* [EXERCISE REQUIREMENTS]:
Reproduce the whole listing, keeping each line as it is.

PROVIDED DATA: Begin

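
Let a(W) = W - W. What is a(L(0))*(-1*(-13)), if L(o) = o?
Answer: 0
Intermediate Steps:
a(W) = 0
a(L(0))*(-1*(-13)) = 0*(-1*(-13)) = 0*13 = 0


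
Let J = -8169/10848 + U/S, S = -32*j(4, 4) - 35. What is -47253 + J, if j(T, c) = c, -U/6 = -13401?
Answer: -28142488169/589408 ≈ -47747.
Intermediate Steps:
U = 80406 (U = -6*(-13401) = 80406)
S = -163 (S = -32*4 - 35 = -128 - 35 = -163)
J = -291191945/589408 (J = -8169/10848 + 80406/(-163) = -8169*1/10848 + 80406*(-1/163) = -2723/3616 - 80406/163 = -291191945/589408 ≈ -494.04)
-47253 + J = -47253 - 291191945/589408 = -28142488169/589408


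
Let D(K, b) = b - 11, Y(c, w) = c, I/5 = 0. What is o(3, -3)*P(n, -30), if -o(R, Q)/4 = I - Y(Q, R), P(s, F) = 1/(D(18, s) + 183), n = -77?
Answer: -12/95 ≈ -0.12632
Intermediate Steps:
I = 0 (I = 5*0 = 0)
D(K, b) = -11 + b
P(s, F) = 1/(172 + s) (P(s, F) = 1/((-11 + s) + 183) = 1/(172 + s))
o(R, Q) = 4*Q (o(R, Q) = -4*(0 - Q) = -(-4)*Q = 4*Q)
o(3, -3)*P(n, -30) = (4*(-3))/(172 - 77) = -12/95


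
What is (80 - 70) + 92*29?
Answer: 2678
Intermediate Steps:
(80 - 70) + 92*29 = 10 + 2668 = 2678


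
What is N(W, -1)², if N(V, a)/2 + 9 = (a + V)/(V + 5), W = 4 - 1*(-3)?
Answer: 289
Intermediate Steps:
W = 7 (W = 4 + 3 = 7)
N(V, a) = -18 + 2*(V + a)/(5 + V) (N(V, a) = -18 + 2*((a + V)/(V + 5)) = -18 + 2*((V + a)/(5 + V)) = -18 + 2*(V + a)/(5 + V))
N(W, -1)² = (2*(-45 - 1 - 8*7)/(5 + 7))² = (2*(-45 - 1 - 56)/12)² = (2*(1/12)*(-102))² = (-17)² = 289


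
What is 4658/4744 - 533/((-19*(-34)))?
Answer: 120129/766156 ≈ 0.15679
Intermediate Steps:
4658/4744 - 533/((-19*(-34))) = 4658*(1/4744) - 533/646 = 2329/2372 - 533*1/646 = 2329/2372 - 533/646 = 120129/766156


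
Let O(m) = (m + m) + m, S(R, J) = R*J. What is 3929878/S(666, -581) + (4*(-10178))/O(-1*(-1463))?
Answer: -785751907/40435857 ≈ -19.432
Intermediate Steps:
S(R, J) = J*R
O(m) = 3*m (O(m) = 2*m + m = 3*m)
3929878/S(666, -581) + (4*(-10178))/O(-1*(-1463)) = 3929878/((-581*666)) + (4*(-10178))/((3*(-1*(-1463)))) = 3929878/(-386946) - 40712/(3*1463) = 3929878*(-1/386946) - 40712/4389 = -1964939/193473 - 40712*1/4389 = -1964939/193473 - 5816/627 = -785751907/40435857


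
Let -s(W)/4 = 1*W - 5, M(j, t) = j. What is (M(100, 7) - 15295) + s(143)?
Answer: -15747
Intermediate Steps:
s(W) = 20 - 4*W (s(W) = -4*(1*W - 5) = -4*(W - 5) = -4*(-5 + W) = 20 - 4*W)
(M(100, 7) - 15295) + s(143) = (100 - 15295) + (20 - 4*143) = -15195 + (20 - 572) = -15195 - 552 = -15747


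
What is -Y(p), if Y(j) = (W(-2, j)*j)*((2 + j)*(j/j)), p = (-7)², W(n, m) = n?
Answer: 4998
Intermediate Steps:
p = 49
Y(j) = -2*j*(2 + j) (Y(j) = (-2*j)*((2 + j)*(j/j)) = (-2*j)*((2 + j)*1) = (-2*j)*(2 + j) = -2*j*(2 + j))
-Y(p) = -(-2)*49*(2 + 49) = -(-2)*49*51 = -1*(-4998) = 4998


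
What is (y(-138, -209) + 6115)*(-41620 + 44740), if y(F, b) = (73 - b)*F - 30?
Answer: -102432720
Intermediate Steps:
y(F, b) = -30 + F*(73 - b) (y(F, b) = F*(73 - b) - 30 = -30 + F*(73 - b))
(y(-138, -209) + 6115)*(-41620 + 44740) = ((-30 + 73*(-138) - 1*(-138)*(-209)) + 6115)*(-41620 + 44740) = ((-30 - 10074 - 28842) + 6115)*3120 = (-38946 + 6115)*3120 = -32831*3120 = -102432720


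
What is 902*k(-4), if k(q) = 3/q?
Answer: -1353/2 ≈ -676.50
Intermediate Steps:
902*k(-4) = 902*(3/(-4)) = 902*(3*(-1/4)) = 902*(-3/4) = -1353/2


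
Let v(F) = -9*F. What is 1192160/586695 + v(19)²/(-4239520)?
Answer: 1007406122941/497461037280 ≈ 2.0251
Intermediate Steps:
1192160/586695 + v(19)²/(-4239520) = 1192160/586695 + (-9*19)²/(-4239520) = 1192160*(1/586695) + (-171)²*(-1/4239520) = 238432/117339 + 29241*(-1/4239520) = 238432/117339 - 29241/4239520 = 1007406122941/497461037280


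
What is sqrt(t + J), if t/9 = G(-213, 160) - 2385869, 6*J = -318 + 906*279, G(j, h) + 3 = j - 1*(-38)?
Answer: I*sqrt(21432347) ≈ 4629.5*I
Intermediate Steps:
G(j, h) = 35 + j (G(j, h) = -3 + (j - 1*(-38)) = -3 + (j + 38) = -3 + (38 + j) = 35 + j)
J = 42076 (J = (-318 + 906*279)/6 = (-318 + 252774)/6 = (1/6)*252456 = 42076)
t = -21474423 (t = 9*((35 - 213) - 2385869) = 9*(-178 - 2385869) = 9*(-2386047) = -21474423)
sqrt(t + J) = sqrt(-21474423 + 42076) = sqrt(-21432347) = I*sqrt(21432347)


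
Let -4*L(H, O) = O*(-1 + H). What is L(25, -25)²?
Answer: 22500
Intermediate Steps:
L(H, O) = -O*(-1 + H)/4
L(25, -25)² = ((¼)*(-25)*(1 - 1*25))² = ((¼)*(-25)*(1 - 25))² = ((¼)*(-25)*(-24))² = 150² = 22500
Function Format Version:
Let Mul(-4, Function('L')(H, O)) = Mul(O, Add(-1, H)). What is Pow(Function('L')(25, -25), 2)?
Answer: 22500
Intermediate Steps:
Function('L')(H, O) = Mul(Rational(-1, 4), O, Add(-1, H)) (Function('L')(H, O) = Mul(Rational(-1, 4), Mul(O, Add(-1, H))) = Mul(Rational(-1, 4), O, Add(-1, H)))
Pow(Function('L')(25, -25), 2) = Pow(Mul(Rational(1, 4), -25, Add(1, Mul(-1, 25))), 2) = Pow(Mul(Rational(1, 4), -25, Add(1, -25)), 2) = Pow(Mul(Rational(1, 4), -25, -24), 2) = Pow(150, 2) = 22500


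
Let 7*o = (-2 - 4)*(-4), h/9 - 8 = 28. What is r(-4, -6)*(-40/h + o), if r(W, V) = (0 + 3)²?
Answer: 1874/63 ≈ 29.746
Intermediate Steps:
h = 324 (h = 72 + 9*28 = 72 + 252 = 324)
r(W, V) = 9 (r(W, V) = 3² = 9)
o = 24/7 (o = ((-2 - 4)*(-4))/7 = (-6*(-4))/7 = (⅐)*24 = 24/7 ≈ 3.4286)
r(-4, -6)*(-40/h + o) = 9*(-40/324 + 24/7) = 9*(-40*1/324 + 24/7) = 9*(-10/81 + 24/7) = 9*(1874/567) = 1874/63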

PROVIDED DATA: End

* [RESPONSE AREA]:
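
Let a(W) = W - W. What is a(L(0))*(-1*(-13)), if L(o) = o?
Answer: 0
Intermediate Steps:
a(W) = 0
a(L(0))*(-1*(-13)) = 0*(-1*(-13)) = 0*13 = 0


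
Let J = -8169/10848 + U/S, S = -32*j(4, 4) - 35. What is -47253 + J, if j(T, c) = c, -U/6 = -13401?
Answer: -28142488169/589408 ≈ -47747.
Intermediate Steps:
U = 80406 (U = -6*(-13401) = 80406)
S = -163 (S = -32*4 - 35 = -128 - 35 = -163)
J = -291191945/589408 (J = -8169/10848 + 80406/(-163) = -8169*1/10848 + 80406*(-1/163) = -2723/3616 - 80406/163 = -291191945/589408 ≈ -494.04)
-47253 + J = -47253 - 291191945/589408 = -28142488169/589408


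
Let D(K, b) = b - 11, Y(c, w) = c, I/5 = 0. What is o(3, -3)*P(n, -30), if -o(R, Q)/4 = I - Y(Q, R), P(s, F) = 1/(D(18, s) + 183), n = -77?
Answer: -12/95 ≈ -0.12632
Intermediate Steps:
I = 0 (I = 5*0 = 0)
D(K, b) = -11 + b
P(s, F) = 1/(172 + s) (P(s, F) = 1/((-11 + s) + 183) = 1/(172 + s))
o(R, Q) = 4*Q (o(R, Q) = -4*(0 - Q) = -(-4)*Q = 4*Q)
o(3, -3)*P(n, -30) = (4*(-3))/(172 - 77) = -12/95


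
What is (80 - 70) + 92*29?
Answer: 2678
Intermediate Steps:
(80 - 70) + 92*29 = 10 + 2668 = 2678


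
What is N(W, -1)², if N(V, a)/2 + 9 = (a + V)/(V + 5), W = 4 - 1*(-3)?
Answer: 289
Intermediate Steps:
W = 7 (W = 4 + 3 = 7)
N(V, a) = -18 + 2*(V + a)/(5 + V) (N(V, a) = -18 + 2*((a + V)/(V + 5)) = -18 + 2*((V + a)/(5 + V)) = -18 + 2*(V + a)/(5 + V))
N(W, -1)² = (2*(-45 - 1 - 8*7)/(5 + 7))² = (2*(-45 - 1 - 56)/12)² = (2*(1/12)*(-102))² = (-17)² = 289


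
What is 4658/4744 - 533/((-19*(-34)))?
Answer: 120129/766156 ≈ 0.15679
Intermediate Steps:
4658/4744 - 533/((-19*(-34))) = 4658*(1/4744) - 533/646 = 2329/2372 - 533*1/646 = 2329/2372 - 533/646 = 120129/766156


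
Let O(m) = (m + m) + m, S(R, J) = R*J. What is 3929878/S(666, -581) + (4*(-10178))/O(-1*(-1463))?
Answer: -785751907/40435857 ≈ -19.432
Intermediate Steps:
S(R, J) = J*R
O(m) = 3*m (O(m) = 2*m + m = 3*m)
3929878/S(666, -581) + (4*(-10178))/O(-1*(-1463)) = 3929878/((-581*666)) + (4*(-10178))/((3*(-1*(-1463)))) = 3929878/(-386946) - 40712/(3*1463) = 3929878*(-1/386946) - 40712/4389 = -1964939/193473 - 40712*1/4389 = -1964939/193473 - 5816/627 = -785751907/40435857


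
Let -s(W)/4 = 1*W - 5, M(j, t) = j. What is (M(100, 7) - 15295) + s(143)?
Answer: -15747
Intermediate Steps:
s(W) = 20 - 4*W (s(W) = -4*(1*W - 5) = -4*(W - 5) = -4*(-5 + W) = 20 - 4*W)
(M(100, 7) - 15295) + s(143) = (100 - 15295) + (20 - 4*143) = -15195 + (20 - 572) = -15195 - 552 = -15747


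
What is -Y(p), if Y(j) = (W(-2, j)*j)*((2 + j)*(j/j)), p = (-7)², W(n, m) = n?
Answer: 4998
Intermediate Steps:
p = 49
Y(j) = -2*j*(2 + j) (Y(j) = (-2*j)*((2 + j)*(j/j)) = (-2*j)*((2 + j)*1) = (-2*j)*(2 + j) = -2*j*(2 + j))
-Y(p) = -(-2)*49*(2 + 49) = -(-2)*49*51 = -1*(-4998) = 4998


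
What is (y(-138, -209) + 6115)*(-41620 + 44740), if y(F, b) = (73 - b)*F - 30?
Answer: -102432720
Intermediate Steps:
y(F, b) = -30 + F*(73 - b) (y(F, b) = F*(73 - b) - 30 = -30 + F*(73 - b))
(y(-138, -209) + 6115)*(-41620 + 44740) = ((-30 + 73*(-138) - 1*(-138)*(-209)) + 6115)*(-41620 + 44740) = ((-30 - 10074 - 28842) + 6115)*3120 = (-38946 + 6115)*3120 = -32831*3120 = -102432720


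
What is 902*k(-4), if k(q) = 3/q?
Answer: -1353/2 ≈ -676.50
Intermediate Steps:
902*k(-4) = 902*(3/(-4)) = 902*(3*(-1/4)) = 902*(-3/4) = -1353/2


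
Let v(F) = -9*F. What is 1192160/586695 + v(19)²/(-4239520)?
Answer: 1007406122941/497461037280 ≈ 2.0251
Intermediate Steps:
1192160/586695 + v(19)²/(-4239520) = 1192160/586695 + (-9*19)²/(-4239520) = 1192160*(1/586695) + (-171)²*(-1/4239520) = 238432/117339 + 29241*(-1/4239520) = 238432/117339 - 29241/4239520 = 1007406122941/497461037280


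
What is sqrt(t + J), if t/9 = G(-213, 160) - 2385869, 6*J = -318 + 906*279, G(j, h) + 3 = j - 1*(-38)?
Answer: I*sqrt(21432347) ≈ 4629.5*I
Intermediate Steps:
G(j, h) = 35 + j (G(j, h) = -3 + (j - 1*(-38)) = -3 + (j + 38) = -3 + (38 + j) = 35 + j)
J = 42076 (J = (-318 + 906*279)/6 = (-318 + 252774)/6 = (1/6)*252456 = 42076)
t = -21474423 (t = 9*((35 - 213) - 2385869) = 9*(-178 - 2385869) = 9*(-2386047) = -21474423)
sqrt(t + J) = sqrt(-21474423 + 42076) = sqrt(-21432347) = I*sqrt(21432347)


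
Let -4*L(H, O) = O*(-1 + H). What is L(25, -25)²?
Answer: 22500
Intermediate Steps:
L(H, O) = -O*(-1 + H)/4
L(25, -25)² = ((¼)*(-25)*(1 - 1*25))² = ((¼)*(-25)*(1 - 25))² = ((¼)*(-25)*(-24))² = 150² = 22500
Function Format Version:
Let Mul(-4, Function('L')(H, O)) = Mul(O, Add(-1, H)). What is Pow(Function('L')(25, -25), 2)?
Answer: 22500
Intermediate Steps:
Function('L')(H, O) = Mul(Rational(-1, 4), O, Add(-1, H)) (Function('L')(H, O) = Mul(Rational(-1, 4), Mul(O, Add(-1, H))) = Mul(Rational(-1, 4), O, Add(-1, H)))
Pow(Function('L')(25, -25), 2) = Pow(Mul(Rational(1, 4), -25, Add(1, Mul(-1, 25))), 2) = Pow(Mul(Rational(1, 4), -25, Add(1, -25)), 2) = Pow(Mul(Rational(1, 4), -25, -24), 2) = Pow(150, 2) = 22500


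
Let 7*o = (-2 - 4)*(-4), h/9 - 8 = 28. What is r(-4, -6)*(-40/h + o), if r(W, V) = (0 + 3)²?
Answer: 1874/63 ≈ 29.746
Intermediate Steps:
h = 324 (h = 72 + 9*28 = 72 + 252 = 324)
r(W, V) = 9 (r(W, V) = 3² = 9)
o = 24/7 (o = ((-2 - 4)*(-4))/7 = (-6*(-4))/7 = (⅐)*24 = 24/7 ≈ 3.4286)
r(-4, -6)*(-40/h + o) = 9*(-40/324 + 24/7) = 9*(-40*1/324 + 24/7) = 9*(-10/81 + 24/7) = 9*(1874/567) = 1874/63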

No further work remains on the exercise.